Dataset entries
== == ==
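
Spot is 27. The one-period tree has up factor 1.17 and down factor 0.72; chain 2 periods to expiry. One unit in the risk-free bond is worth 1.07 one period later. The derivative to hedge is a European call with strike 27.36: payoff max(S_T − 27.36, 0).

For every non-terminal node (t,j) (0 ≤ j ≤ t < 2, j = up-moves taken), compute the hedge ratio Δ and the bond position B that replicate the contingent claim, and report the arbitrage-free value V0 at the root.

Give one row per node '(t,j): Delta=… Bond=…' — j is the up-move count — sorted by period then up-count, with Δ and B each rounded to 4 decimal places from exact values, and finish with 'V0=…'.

(0,0): Delta=0.5744 Bond=-10.4350
(1,0): Delta=0.0000 Bond=0.0000
(1,1): Delta=0.6753 Bond=-14.3556
V0=5.0726

Risk-neutral probability p* = (R−d)/(u−d) = (1.07−0.72)/(1.17−0.72) = 0.7778.
At expiry t=2: V(2,0)=0.0000, V(2,1)=0.0000, V(2,2)=9.6003
Node (1,0) S=19.4400: V=(p*·0.0000+(1−p*)·0.0000)/1.07=0.0000; Δ=(0.0000−0.0000)/(22.7448−13.9968)=0.0000; B=V−Δ·S=0.0000
Node (1,1) S=31.5900: V=(p*·9.6003+(1−p*)·0.0000)/1.07=6.9784; Δ=(9.6003−0.0000)/(36.9603−22.7448)=0.6753; B=V−Δ·S=-14.3556
Node (0,0) S=27.0000: V=(p*·6.9784+(1−p*)·0.0000)/1.07=5.0726; Δ=(6.9784−0.0000)/(31.5900−19.4400)=0.5744; B=V−Δ·S=-10.4350
Root portfolio cost Δ·27+B reproduces V0=5.0726.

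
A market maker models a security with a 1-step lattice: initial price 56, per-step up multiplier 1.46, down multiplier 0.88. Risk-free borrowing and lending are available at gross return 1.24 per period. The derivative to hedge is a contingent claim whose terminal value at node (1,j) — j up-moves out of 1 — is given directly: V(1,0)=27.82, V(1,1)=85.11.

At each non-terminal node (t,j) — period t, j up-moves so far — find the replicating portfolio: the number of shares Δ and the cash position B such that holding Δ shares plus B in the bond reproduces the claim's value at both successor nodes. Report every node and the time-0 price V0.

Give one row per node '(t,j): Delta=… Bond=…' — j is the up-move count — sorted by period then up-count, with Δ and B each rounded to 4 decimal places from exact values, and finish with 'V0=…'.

(0,0): Delta=1.7639 Bond=-47.6635
V0=51.1123

Under the risk-neutral measure, an up-move has probability p* = (R−d)/(u−d) = 0.6207 and values discount at R = 1.24.
Terminal payoffs: V(1,0)=27.8200, V(1,1)=85.1100
(0,0): S=56.0000. Δ = (V_up−V_dn)/(S_up−S_dn) = (85.1100−27.8200)/(81.7600−49.2800) = 1.7639. V = [p*·85.1100 + (1−p*)·27.8200]/1.24 = 51.1123. B = V − Δ·S = -47.6635.
Self-financing check: at every node Δ·S+B equals the discounted successor values.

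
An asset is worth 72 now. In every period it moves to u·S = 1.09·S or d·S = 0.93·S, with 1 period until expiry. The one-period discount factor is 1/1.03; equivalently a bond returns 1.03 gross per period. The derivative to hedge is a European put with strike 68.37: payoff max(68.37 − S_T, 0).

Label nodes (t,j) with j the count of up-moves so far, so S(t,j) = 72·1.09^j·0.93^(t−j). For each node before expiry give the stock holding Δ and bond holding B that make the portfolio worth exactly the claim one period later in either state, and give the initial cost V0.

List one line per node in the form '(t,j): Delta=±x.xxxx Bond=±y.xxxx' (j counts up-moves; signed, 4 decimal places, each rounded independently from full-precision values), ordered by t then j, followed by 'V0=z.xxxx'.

Risk-neutral probability p* = (R−d)/(u−d) = (1.03−0.93)/(1.09−0.93) = 0.6250.
Payoff layer (t=1): V(1,0)=1.4100, V(1,1)=0.0000
Node (0,0) S=72.0000: V=(p*·0.0000+(1−p*)·1.4100)/1.03=0.5133; Δ=(0.0000−1.4100)/(78.4800−66.9600)=-0.1224; B=V−Δ·S=9.3258
Self-financing check: at every node Δ·S+B equals the discounted successor values.

(0,0): Delta=-0.1224 Bond=9.3258
V0=0.5133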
== == ==
Beginning at the opening line of the data, transcribe each line exactly until you reach the line with "For every non-terminal", which you also include, and go no further.

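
Spot is 27. The one-period tree has up factor 1.17 and down factor 0.72; chain 2 periods to expiry. One unit in the risk-free bond is worth 1.07 one period later. The derivative to hedge is a European call with strike 27.36: payoff max(S_T − 27.36, 0).

For every non-terminal node (t,j) (0 ≤ j ≤ t < 2, j = up-moves taken), compute the hedge ratio Δ and the bond position B that replicate the contingent claim, and report the arbitrage-free value V0 at the root.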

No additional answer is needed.